*Activity*
What is needed is the number of lines in the data below that include "SimpleQueue", stated by itself.

*Supplied entries*
++++++++++++++++++++
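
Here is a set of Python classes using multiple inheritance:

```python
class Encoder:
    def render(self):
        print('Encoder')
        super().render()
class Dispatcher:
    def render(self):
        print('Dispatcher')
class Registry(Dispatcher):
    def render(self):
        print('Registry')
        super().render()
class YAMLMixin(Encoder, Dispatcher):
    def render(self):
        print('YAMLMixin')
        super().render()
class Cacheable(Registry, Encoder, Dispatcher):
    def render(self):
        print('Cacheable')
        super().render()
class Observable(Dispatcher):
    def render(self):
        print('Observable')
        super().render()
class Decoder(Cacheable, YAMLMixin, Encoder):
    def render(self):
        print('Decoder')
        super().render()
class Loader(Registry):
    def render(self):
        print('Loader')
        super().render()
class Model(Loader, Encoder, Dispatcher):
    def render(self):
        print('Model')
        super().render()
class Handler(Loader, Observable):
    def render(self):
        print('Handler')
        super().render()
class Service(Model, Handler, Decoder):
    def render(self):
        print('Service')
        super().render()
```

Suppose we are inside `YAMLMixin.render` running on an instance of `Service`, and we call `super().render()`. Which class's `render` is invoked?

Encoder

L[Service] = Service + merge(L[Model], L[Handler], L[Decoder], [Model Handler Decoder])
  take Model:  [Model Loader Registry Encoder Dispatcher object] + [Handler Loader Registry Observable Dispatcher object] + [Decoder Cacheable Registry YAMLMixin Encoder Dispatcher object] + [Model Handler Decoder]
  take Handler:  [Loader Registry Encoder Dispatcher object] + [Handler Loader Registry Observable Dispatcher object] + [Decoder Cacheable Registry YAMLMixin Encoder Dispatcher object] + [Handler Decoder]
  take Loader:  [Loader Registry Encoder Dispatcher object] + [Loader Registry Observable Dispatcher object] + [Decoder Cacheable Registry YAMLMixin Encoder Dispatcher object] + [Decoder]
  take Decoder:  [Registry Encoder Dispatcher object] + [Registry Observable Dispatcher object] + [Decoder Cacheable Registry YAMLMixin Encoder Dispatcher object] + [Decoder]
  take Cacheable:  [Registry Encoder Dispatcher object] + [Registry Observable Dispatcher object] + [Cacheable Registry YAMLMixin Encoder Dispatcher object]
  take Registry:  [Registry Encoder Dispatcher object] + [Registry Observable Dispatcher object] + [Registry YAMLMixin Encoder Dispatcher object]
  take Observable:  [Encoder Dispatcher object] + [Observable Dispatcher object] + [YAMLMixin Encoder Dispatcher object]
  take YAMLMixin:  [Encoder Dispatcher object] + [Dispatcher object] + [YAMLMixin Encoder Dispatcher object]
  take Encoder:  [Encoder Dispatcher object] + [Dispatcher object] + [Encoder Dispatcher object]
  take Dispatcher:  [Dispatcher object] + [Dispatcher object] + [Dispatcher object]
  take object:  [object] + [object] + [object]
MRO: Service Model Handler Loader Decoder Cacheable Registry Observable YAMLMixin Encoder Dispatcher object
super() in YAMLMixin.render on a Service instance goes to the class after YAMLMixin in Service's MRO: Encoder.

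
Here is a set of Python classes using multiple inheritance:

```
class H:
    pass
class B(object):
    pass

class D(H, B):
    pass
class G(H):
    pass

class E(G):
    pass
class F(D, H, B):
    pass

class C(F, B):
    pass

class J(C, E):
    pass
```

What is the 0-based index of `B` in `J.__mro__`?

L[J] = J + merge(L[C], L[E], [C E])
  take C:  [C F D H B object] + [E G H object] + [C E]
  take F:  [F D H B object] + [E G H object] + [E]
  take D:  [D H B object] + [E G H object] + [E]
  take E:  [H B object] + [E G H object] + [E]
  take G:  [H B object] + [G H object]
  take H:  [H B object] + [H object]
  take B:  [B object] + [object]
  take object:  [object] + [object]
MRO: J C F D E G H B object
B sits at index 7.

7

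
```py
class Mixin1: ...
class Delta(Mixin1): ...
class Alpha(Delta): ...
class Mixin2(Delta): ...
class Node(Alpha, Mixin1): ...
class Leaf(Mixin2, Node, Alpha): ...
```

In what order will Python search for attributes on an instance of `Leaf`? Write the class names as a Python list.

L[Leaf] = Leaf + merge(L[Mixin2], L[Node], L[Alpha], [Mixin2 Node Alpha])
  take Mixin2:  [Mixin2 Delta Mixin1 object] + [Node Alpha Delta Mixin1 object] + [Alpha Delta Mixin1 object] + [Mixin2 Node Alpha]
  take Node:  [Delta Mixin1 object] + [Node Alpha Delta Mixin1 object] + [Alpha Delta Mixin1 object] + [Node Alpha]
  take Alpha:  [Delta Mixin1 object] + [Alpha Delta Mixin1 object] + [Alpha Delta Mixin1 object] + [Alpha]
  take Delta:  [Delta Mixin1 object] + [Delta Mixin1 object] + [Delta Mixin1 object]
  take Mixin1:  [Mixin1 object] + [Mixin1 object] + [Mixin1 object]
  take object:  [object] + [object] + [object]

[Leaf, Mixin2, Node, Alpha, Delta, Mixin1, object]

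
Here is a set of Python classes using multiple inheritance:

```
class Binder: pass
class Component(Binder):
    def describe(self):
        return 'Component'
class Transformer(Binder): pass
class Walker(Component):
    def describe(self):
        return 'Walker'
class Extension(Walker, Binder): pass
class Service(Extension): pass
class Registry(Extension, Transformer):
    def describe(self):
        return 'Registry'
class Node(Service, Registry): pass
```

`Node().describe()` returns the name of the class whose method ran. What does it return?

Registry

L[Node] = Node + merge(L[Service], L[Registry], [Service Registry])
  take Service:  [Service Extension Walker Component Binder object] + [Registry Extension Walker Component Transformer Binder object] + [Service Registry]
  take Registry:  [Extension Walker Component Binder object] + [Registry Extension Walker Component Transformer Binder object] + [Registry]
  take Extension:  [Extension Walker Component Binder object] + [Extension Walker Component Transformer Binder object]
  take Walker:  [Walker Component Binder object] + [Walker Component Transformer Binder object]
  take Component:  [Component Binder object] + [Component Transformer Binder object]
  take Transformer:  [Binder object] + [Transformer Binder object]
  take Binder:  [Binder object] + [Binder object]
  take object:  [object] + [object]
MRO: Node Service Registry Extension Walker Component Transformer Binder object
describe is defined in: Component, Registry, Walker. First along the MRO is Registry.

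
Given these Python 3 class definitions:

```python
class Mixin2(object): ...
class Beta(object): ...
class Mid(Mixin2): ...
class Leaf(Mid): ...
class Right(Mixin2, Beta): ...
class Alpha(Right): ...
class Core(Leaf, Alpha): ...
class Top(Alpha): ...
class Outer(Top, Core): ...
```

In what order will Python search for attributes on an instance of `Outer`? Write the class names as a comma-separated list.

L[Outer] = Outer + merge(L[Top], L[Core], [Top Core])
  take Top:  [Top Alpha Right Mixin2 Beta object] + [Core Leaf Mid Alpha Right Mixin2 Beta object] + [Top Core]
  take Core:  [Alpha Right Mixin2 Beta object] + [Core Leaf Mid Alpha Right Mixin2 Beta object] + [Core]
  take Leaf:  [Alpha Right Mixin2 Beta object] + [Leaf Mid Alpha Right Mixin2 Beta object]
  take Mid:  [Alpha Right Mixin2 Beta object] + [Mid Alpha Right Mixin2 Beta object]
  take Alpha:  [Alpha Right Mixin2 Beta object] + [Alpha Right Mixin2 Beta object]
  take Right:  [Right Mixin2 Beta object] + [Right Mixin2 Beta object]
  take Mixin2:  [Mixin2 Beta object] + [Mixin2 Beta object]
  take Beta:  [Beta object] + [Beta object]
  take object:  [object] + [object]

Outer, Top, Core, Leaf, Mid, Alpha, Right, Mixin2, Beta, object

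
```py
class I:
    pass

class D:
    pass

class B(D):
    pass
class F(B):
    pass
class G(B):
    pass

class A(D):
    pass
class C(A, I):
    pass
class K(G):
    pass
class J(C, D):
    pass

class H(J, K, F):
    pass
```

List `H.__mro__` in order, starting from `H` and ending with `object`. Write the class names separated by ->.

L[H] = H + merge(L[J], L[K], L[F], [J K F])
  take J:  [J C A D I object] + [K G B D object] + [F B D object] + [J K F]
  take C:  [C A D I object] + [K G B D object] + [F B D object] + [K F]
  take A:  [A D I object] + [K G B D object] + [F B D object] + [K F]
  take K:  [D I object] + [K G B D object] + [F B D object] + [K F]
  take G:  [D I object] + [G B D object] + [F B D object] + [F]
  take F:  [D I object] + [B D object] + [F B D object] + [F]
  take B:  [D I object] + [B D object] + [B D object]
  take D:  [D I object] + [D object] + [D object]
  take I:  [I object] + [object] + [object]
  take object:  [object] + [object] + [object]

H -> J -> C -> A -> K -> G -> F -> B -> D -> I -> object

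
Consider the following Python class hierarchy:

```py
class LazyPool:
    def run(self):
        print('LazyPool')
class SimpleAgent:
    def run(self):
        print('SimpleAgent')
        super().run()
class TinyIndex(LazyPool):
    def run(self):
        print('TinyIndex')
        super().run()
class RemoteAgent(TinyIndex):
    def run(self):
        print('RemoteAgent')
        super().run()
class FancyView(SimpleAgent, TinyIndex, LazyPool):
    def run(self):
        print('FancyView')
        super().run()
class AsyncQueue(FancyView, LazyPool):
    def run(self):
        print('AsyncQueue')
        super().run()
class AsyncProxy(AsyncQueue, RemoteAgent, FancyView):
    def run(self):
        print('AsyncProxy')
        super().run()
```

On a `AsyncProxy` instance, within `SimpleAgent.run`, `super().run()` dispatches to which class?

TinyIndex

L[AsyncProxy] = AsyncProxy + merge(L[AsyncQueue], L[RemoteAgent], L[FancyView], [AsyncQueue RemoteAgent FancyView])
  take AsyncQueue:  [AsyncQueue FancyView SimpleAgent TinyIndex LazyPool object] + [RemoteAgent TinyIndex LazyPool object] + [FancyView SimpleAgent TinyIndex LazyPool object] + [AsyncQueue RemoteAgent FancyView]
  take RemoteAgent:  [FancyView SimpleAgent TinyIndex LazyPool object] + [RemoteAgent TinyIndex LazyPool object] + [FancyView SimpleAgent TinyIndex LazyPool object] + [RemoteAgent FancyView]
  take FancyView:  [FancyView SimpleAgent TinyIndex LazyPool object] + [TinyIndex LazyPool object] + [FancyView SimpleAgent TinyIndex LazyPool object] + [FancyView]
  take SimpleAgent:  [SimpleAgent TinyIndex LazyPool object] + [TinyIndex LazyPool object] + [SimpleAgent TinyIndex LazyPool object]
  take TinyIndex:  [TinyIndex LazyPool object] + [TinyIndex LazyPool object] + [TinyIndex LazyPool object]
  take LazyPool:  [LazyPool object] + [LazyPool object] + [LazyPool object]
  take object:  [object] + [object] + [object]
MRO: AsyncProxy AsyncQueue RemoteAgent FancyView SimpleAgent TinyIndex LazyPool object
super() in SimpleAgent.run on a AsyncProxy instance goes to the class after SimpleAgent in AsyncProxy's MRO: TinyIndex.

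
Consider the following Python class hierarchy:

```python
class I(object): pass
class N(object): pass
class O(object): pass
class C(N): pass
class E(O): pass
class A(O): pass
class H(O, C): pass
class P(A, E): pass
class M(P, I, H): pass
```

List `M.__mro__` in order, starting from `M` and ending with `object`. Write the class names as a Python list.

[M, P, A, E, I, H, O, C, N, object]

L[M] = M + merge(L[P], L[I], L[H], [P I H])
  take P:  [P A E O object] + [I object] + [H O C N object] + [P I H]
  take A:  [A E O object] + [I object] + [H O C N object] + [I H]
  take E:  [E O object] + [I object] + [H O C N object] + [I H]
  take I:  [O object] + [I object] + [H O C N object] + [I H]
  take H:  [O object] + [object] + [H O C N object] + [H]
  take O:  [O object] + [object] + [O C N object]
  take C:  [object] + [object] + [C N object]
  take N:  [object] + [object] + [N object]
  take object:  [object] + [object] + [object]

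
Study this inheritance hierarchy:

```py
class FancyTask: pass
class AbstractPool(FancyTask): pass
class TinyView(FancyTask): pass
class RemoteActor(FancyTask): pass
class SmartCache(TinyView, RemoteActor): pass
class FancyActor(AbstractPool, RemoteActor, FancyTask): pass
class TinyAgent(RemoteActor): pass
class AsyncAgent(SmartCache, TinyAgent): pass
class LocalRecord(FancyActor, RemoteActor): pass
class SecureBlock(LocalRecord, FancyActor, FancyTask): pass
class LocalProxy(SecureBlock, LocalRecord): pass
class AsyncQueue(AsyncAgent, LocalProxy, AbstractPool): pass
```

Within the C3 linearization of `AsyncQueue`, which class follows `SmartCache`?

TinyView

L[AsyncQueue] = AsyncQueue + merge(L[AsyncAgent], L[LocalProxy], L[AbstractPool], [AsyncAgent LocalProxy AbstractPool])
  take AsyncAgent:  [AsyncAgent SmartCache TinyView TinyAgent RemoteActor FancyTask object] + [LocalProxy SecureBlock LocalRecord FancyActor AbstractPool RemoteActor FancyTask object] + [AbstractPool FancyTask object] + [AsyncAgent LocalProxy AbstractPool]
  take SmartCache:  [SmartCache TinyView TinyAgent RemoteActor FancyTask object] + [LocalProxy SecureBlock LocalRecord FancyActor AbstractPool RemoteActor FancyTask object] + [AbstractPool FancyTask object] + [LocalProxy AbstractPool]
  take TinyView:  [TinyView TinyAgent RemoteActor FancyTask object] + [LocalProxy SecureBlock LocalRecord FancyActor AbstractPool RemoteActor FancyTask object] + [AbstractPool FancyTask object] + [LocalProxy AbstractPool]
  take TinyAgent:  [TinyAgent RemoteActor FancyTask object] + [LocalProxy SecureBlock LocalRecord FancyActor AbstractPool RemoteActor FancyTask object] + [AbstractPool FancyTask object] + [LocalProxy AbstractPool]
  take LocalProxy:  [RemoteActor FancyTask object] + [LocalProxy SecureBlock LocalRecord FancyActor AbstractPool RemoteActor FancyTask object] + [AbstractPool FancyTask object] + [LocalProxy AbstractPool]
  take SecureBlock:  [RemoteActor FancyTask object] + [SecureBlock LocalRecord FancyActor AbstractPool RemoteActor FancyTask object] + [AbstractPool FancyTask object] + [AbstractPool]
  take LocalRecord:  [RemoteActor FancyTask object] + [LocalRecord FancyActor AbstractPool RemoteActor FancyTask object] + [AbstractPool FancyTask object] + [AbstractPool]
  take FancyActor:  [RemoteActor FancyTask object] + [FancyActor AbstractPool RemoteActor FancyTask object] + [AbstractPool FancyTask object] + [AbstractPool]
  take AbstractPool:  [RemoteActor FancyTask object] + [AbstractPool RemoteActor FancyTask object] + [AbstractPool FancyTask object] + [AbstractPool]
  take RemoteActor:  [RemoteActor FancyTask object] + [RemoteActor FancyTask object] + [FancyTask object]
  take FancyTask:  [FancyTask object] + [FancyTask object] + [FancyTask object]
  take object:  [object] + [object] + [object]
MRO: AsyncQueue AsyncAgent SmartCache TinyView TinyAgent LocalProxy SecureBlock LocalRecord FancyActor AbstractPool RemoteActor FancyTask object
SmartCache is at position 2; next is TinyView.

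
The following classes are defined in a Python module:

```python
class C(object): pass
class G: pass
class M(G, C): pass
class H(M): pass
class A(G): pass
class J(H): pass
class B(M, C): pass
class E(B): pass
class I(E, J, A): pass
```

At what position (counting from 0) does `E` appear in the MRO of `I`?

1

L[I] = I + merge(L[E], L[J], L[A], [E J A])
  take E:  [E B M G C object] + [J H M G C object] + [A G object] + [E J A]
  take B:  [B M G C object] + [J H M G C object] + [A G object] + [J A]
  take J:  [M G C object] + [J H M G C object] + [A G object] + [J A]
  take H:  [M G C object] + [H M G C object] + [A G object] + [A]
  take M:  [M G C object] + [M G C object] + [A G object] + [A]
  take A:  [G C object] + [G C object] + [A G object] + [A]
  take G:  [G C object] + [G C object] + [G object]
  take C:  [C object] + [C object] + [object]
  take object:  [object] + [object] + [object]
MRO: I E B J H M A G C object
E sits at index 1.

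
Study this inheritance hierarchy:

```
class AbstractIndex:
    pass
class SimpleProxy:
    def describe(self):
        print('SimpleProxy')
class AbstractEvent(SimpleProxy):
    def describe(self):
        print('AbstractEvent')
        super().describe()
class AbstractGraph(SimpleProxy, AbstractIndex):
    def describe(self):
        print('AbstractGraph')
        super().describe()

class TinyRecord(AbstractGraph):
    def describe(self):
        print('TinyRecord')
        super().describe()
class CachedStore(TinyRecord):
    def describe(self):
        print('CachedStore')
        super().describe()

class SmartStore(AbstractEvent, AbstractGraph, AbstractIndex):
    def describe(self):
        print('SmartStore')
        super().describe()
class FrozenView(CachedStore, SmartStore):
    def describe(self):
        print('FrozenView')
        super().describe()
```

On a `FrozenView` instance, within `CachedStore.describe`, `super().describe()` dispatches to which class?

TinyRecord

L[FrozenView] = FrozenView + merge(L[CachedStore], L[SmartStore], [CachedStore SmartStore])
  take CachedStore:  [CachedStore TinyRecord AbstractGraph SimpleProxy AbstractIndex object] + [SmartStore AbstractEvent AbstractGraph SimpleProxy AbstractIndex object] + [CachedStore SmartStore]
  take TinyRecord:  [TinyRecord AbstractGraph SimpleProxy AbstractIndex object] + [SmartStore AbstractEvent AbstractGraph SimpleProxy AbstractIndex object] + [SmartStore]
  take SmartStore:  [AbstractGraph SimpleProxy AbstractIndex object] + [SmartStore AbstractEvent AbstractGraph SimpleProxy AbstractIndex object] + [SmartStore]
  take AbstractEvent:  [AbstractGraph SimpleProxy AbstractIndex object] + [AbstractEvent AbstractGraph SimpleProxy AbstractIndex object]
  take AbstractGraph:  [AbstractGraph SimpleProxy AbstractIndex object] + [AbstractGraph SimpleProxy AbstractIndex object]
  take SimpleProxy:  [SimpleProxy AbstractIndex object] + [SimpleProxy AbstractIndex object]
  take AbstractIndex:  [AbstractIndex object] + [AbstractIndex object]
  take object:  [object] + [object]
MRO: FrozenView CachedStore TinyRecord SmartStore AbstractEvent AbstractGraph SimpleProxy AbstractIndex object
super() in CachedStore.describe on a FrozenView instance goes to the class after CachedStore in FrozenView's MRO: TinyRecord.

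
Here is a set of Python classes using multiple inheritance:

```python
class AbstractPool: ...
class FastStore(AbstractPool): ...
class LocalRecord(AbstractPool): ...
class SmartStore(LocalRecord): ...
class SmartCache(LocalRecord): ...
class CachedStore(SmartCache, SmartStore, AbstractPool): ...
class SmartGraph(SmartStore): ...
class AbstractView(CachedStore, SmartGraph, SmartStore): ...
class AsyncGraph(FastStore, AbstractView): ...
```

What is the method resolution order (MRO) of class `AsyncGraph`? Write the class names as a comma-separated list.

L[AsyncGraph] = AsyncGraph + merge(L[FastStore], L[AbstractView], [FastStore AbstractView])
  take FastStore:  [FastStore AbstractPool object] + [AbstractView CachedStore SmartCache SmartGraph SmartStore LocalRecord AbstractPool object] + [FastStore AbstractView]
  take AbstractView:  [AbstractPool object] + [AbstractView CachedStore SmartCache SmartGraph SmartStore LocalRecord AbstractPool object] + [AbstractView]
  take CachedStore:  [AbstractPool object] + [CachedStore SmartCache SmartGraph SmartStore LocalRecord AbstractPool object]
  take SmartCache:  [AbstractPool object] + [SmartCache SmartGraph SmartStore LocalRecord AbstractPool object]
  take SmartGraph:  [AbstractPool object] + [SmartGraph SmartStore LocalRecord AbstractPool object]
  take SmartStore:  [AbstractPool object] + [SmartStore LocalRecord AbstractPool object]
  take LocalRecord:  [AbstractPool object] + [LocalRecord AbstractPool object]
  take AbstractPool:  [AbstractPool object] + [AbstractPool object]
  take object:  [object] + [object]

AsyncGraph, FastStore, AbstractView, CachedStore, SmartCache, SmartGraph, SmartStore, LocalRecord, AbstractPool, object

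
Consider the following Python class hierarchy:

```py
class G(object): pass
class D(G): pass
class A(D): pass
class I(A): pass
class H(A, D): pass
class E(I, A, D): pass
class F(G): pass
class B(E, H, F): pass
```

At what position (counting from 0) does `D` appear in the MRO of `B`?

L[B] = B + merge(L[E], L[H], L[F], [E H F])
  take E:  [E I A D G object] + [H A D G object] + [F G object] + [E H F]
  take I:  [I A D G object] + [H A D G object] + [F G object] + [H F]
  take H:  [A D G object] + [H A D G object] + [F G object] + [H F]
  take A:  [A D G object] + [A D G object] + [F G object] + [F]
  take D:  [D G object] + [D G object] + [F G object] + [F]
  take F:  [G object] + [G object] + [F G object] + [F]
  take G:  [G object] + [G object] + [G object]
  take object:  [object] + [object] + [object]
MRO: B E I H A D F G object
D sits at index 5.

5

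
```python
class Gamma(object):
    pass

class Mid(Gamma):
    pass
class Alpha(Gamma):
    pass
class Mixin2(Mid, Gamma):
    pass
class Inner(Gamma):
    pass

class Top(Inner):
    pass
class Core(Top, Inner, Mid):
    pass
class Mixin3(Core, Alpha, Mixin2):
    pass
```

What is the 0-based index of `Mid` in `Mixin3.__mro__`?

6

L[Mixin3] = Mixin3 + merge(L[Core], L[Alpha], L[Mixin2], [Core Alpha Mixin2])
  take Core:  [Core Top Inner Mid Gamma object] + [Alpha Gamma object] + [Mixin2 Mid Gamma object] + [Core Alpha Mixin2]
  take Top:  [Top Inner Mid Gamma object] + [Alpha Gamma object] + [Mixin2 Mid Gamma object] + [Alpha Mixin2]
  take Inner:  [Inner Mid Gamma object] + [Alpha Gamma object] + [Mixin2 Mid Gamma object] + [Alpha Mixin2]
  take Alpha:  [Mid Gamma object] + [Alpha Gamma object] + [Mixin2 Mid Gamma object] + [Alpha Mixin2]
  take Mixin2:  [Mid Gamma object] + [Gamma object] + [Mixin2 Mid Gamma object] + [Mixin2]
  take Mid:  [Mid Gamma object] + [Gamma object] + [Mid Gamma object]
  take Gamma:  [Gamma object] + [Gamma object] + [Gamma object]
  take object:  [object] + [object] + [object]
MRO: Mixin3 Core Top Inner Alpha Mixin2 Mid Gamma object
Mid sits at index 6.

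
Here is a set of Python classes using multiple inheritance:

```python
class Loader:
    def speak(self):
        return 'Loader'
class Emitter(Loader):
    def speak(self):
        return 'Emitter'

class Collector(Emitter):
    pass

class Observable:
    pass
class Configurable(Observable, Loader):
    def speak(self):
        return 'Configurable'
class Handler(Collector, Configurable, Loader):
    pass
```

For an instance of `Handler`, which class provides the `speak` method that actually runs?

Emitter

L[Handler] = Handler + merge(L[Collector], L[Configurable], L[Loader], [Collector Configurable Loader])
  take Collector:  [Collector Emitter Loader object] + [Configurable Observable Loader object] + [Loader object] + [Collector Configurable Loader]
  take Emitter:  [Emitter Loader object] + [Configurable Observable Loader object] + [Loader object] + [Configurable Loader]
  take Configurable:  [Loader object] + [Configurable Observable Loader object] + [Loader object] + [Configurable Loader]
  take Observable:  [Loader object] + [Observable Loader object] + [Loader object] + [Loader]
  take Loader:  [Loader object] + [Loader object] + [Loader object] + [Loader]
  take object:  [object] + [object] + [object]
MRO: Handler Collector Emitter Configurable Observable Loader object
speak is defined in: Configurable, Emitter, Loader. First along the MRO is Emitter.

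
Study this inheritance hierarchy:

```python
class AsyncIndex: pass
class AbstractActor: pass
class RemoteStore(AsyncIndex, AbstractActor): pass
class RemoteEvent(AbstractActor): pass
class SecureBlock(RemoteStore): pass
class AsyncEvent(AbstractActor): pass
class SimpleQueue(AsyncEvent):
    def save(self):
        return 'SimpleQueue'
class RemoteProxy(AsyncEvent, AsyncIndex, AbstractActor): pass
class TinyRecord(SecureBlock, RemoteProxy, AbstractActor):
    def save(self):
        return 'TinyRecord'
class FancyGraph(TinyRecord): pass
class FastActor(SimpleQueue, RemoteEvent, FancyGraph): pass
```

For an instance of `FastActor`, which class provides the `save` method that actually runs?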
++++++++++++++++++++
*Response below*
3